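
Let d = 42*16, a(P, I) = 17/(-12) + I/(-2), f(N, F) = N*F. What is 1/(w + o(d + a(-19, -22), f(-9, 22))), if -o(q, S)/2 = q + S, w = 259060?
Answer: 6/1548557 ≈ 3.8746e-6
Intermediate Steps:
f(N, F) = F*N
a(P, I) = -17/12 - I/2 (a(P, I) = 17*(-1/12) + I*(-½) = -17/12 - I/2)
d = 672
o(q, S) = -2*S - 2*q (o(q, S) = -2*(q + S) = -2*(S + q) = -2*S - 2*q)
1/(w + o(d + a(-19, -22), f(-9, 22))) = 1/(259060 + (-44*(-9) - 2*(672 + (-17/12 - ½*(-22))))) = 1/(259060 + (-2*(-198) - 2*(672 + (-17/12 + 11)))) = 1/(259060 + (396 - 2*(672 + 115/12))) = 1/(259060 + (396 - 2*8179/12)) = 1/(259060 + (396 - 8179/6)) = 1/(259060 - 5803/6) = 1/(1548557/6) = 6/1548557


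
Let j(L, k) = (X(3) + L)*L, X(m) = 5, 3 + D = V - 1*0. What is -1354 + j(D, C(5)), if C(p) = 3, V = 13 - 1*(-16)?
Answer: -548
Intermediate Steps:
V = 29 (V = 13 + 16 = 29)
D = 26 (D = -3 + (29 - 1*0) = -3 + (29 + 0) = -3 + 29 = 26)
j(L, k) = L*(5 + L) (j(L, k) = (5 + L)*L = L*(5 + L))
-1354 + j(D, C(5)) = -1354 + 26*(5 + 26) = -1354 + 26*31 = -1354 + 806 = -548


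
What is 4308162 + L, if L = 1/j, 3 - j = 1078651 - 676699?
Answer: 1731661407737/401949 ≈ 4.3082e+6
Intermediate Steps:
j = -401949 (j = 3 - (1078651 - 676699) = 3 - 1*401952 = 3 - 401952 = -401949)
L = -1/401949 (L = 1/(-401949) = -1/401949 ≈ -2.4879e-6)
4308162 + L = 4308162 - 1/401949 = 1731661407737/401949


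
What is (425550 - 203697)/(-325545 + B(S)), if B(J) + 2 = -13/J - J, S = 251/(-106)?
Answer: -5902620918/8661294413 ≈ -0.68149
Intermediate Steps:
S = -251/106 (S = 251*(-1/106) = -251/106 ≈ -2.3679)
B(J) = -2 - J - 13/J (B(J) = -2 + (-13/J - J) = -2 + (-J - 13/J) = -2 - J - 13/J)
(425550 - 203697)/(-325545 + B(S)) = (425550 - 203697)/(-325545 + (-2 - 1*(-251/106) - 13/(-251/106))) = 221853/(-325545 + (-2 + 251/106 - 13*(-106/251))) = 221853/(-325545 + (-2 + 251/106 + 1378/251)) = 221853/(-325545 + 155857/26606) = 221853/(-8661294413/26606) = 221853*(-26606/8661294413) = -5902620918/8661294413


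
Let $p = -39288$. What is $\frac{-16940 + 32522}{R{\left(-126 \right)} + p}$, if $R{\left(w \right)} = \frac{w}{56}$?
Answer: $- \frac{20776}{52387} \approx -0.39659$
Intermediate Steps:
$R{\left(w \right)} = \frac{w}{56}$ ($R{\left(w \right)} = w \frac{1}{56} = \frac{w}{56}$)
$\frac{-16940 + 32522}{R{\left(-126 \right)} + p} = \frac{-16940 + 32522}{\frac{1}{56} \left(-126\right) - 39288} = \frac{15582}{- \frac{9}{4} - 39288} = \frac{15582}{- \frac{157161}{4}} = 15582 \left(- \frac{4}{157161}\right) = - \frac{20776}{52387}$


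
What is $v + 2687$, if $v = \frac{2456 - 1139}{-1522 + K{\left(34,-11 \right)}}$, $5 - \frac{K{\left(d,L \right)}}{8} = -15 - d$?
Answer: $\frac{2927513}{1090} \approx 2685.8$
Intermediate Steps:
$K{\left(d,L \right)} = 160 + 8 d$ ($K{\left(d,L \right)} = 40 - 8 \left(-15 - d\right) = 40 + \left(120 + 8 d\right) = 160 + 8 d$)
$v = - \frac{1317}{1090}$ ($v = \frac{2456 - 1139}{-1522 + \left(160 + 8 \cdot 34\right)} = \frac{1317}{-1522 + \left(160 + 272\right)} = \frac{1317}{-1522 + 432} = \frac{1317}{-1090} = 1317 \left(- \frac{1}{1090}\right) = - \frac{1317}{1090} \approx -1.2083$)
$v + 2687 = - \frac{1317}{1090} + 2687 = \frac{2927513}{1090}$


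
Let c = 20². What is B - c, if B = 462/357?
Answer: -6778/17 ≈ -398.71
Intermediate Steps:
c = 400
B = 22/17 (B = 462*(1/357) = 22/17 ≈ 1.2941)
B - c = 22/17 - 1*400 = 22/17 - 400 = -6778/17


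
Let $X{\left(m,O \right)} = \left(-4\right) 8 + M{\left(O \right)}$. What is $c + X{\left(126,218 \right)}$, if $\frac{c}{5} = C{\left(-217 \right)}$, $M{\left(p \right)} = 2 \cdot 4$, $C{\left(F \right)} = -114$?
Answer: $-594$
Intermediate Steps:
$M{\left(p \right)} = 8$
$X{\left(m,O \right)} = -24$ ($X{\left(m,O \right)} = \left(-4\right) 8 + 8 = -32 + 8 = -24$)
$c = -570$ ($c = 5 \left(-114\right) = -570$)
$c + X{\left(126,218 \right)} = -570 - 24 = -594$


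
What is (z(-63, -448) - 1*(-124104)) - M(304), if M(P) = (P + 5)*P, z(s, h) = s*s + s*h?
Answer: 62361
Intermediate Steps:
z(s, h) = s² + h*s
M(P) = P*(5 + P) (M(P) = (5 + P)*P = P*(5 + P))
(z(-63, -448) - 1*(-124104)) - M(304) = (-63*(-448 - 63) - 1*(-124104)) - 304*(5 + 304) = (-63*(-511) + 124104) - 304*309 = (32193 + 124104) - 1*93936 = 156297 - 93936 = 62361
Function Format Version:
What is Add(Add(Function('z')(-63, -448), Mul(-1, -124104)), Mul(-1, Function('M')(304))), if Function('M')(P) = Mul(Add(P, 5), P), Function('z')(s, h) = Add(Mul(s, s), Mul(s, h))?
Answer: 62361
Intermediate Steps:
Function('z')(s, h) = Add(Pow(s, 2), Mul(h, s))
Function('M')(P) = Mul(P, Add(5, P)) (Function('M')(P) = Mul(Add(5, P), P) = Mul(P, Add(5, P)))
Add(Add(Function('z')(-63, -448), Mul(-1, -124104)), Mul(-1, Function('M')(304))) = Add(Add(Mul(-63, Add(-448, -63)), Mul(-1, -124104)), Mul(-1, Mul(304, Add(5, 304)))) = Add(Add(Mul(-63, -511), 124104), Mul(-1, Mul(304, 309))) = Add(Add(32193, 124104), Mul(-1, 93936)) = Add(156297, -93936) = 62361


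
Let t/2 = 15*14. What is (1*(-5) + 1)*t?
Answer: -1680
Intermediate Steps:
t = 420 (t = 2*(15*14) = 2*210 = 420)
(1*(-5) + 1)*t = (1*(-5) + 1)*420 = (-5 + 1)*420 = -4*420 = -1680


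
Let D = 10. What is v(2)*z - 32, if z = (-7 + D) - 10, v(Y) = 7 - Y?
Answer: -67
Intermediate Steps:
z = -7 (z = (-7 + 10) - 10 = 3 - 10 = -7)
v(2)*z - 32 = (7 - 1*2)*(-7) - 32 = (7 - 2)*(-7) - 32 = 5*(-7) - 32 = -35 - 32 = -67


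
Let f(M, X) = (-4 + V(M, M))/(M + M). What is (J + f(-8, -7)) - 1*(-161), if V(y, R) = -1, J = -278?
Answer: -1867/16 ≈ -116.69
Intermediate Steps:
f(M, X) = -5/(2*M) (f(M, X) = (-4 - 1)/(M + M) = -5*1/(2*M) = -5/(2*M))
(J + f(-8, -7)) - 1*(-161) = (-278 - 5/2/(-8)) - 1*(-161) = (-278 - 5/2*(-1/8)) + 161 = (-278 + 5/16) + 161 = -4443/16 + 161 = -1867/16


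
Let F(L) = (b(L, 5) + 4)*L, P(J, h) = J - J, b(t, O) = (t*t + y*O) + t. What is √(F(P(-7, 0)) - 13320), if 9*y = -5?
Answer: 6*I*√370 ≈ 115.41*I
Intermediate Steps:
y = -5/9 (y = (⅑)*(-5) = -5/9 ≈ -0.55556)
b(t, O) = t + t² - 5*O/9 (b(t, O) = (t*t - 5*O/9) + t = (t² - 5*O/9) + t = t + t² - 5*O/9)
P(J, h) = 0
F(L) = L*(11/9 + L + L²) (F(L) = ((L + L² - 5/9*5) + 4)*L = ((L + L² - 25/9) + 4)*L = ((-25/9 + L + L²) + 4)*L = (11/9 + L + L²)*L = L*(11/9 + L + L²))
√(F(P(-7, 0)) - 13320) = √(0*(11/9 + 0 + 0²) - 13320) = √(0*(11/9 + 0 + 0) - 13320) = √(0*(11/9) - 13320) = √(0 - 13320) = √(-13320) = 6*I*√370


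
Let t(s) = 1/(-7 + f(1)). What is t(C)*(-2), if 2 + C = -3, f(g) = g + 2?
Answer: 1/2 ≈ 0.50000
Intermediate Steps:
f(g) = 2 + g
C = -5 (C = -2 - 3 = -5)
t(s) = -1/4 (t(s) = 1/(-7 + (2 + 1)) = 1/(-7 + 3) = 1/(-4) = -1/4)
t(C)*(-2) = -1/4*(-2) = 1/2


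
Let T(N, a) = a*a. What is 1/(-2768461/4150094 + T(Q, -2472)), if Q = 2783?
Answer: 4150094/25360325245235 ≈ 1.6365e-7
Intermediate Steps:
T(N, a) = a²
1/(-2768461/4150094 + T(Q, -2472)) = 1/(-2768461/4150094 + (-2472)²) = 1/(-2768461*1/4150094 + 6110784) = 1/(-2768461/4150094 + 6110784) = 1/(25360325245235/4150094) = 4150094/25360325245235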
========
### EXERCISE
Set down, please, the lines from the line holding "Let F(L) = (b(L, 5)" through the final line of the data, exactly and with nothing added.

### RESULT OF THE EXERCISE
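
Let F(L) = (b(L, 5) + 4)*L, P(J, h) = J - J, b(t, O) = (t*t + y*O) + t. What is √(F(P(-7, 0)) - 13320), if 9*y = -5?
Answer: 6*I*√370 ≈ 115.41*I
Intermediate Steps:
y = -5/9 (y = (⅑)*(-5) = -5/9 ≈ -0.55556)
b(t, O) = t + t² - 5*O/9 (b(t, O) = (t*t - 5*O/9) + t = (t² - 5*O/9) + t = t + t² - 5*O/9)
P(J, h) = 0
F(L) = L*(11/9 + L + L²) (F(L) = ((L + L² - 5/9*5) + 4)*L = ((L + L² - 25/9) + 4)*L = ((-25/9 + L + L²) + 4)*L = (11/9 + L + L²)*L = L*(11/9 + L + L²))
√(F(P(-7, 0)) - 13320) = √(0*(11/9 + 0 + 0²) - 13320) = √(0*(11/9 + 0 + 0) - 13320) = √(0*(11/9) - 13320) = √(0 - 13320) = √(-13320) = 6*I*√370


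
Let t(s) = 1/(-7 + f(1)). What is t(C)*(-2), if 2 + C = -3, f(g) = g + 2?
Answer: 1/2 ≈ 0.50000
Intermediate Steps:
f(g) = 2 + g
C = -5 (C = -2 - 3 = -5)
t(s) = -1/4 (t(s) = 1/(-7 + (2 + 1)) = 1/(-7 + 3) = 1/(-4) = -1/4)
t(C)*(-2) = -1/4*(-2) = 1/2


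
Let T(N, a) = a*a. What is 1/(-2768461/4150094 + T(Q, -2472)), if Q = 2783?
Answer: 4150094/25360325245235 ≈ 1.6365e-7
Intermediate Steps:
T(N, a) = a²
1/(-2768461/4150094 + T(Q, -2472)) = 1/(-2768461/4150094 + (-2472)²) = 1/(-2768461*1/4150094 + 6110784) = 1/(-2768461/4150094 + 6110784) = 1/(25360325245235/4150094) = 4150094/25360325245235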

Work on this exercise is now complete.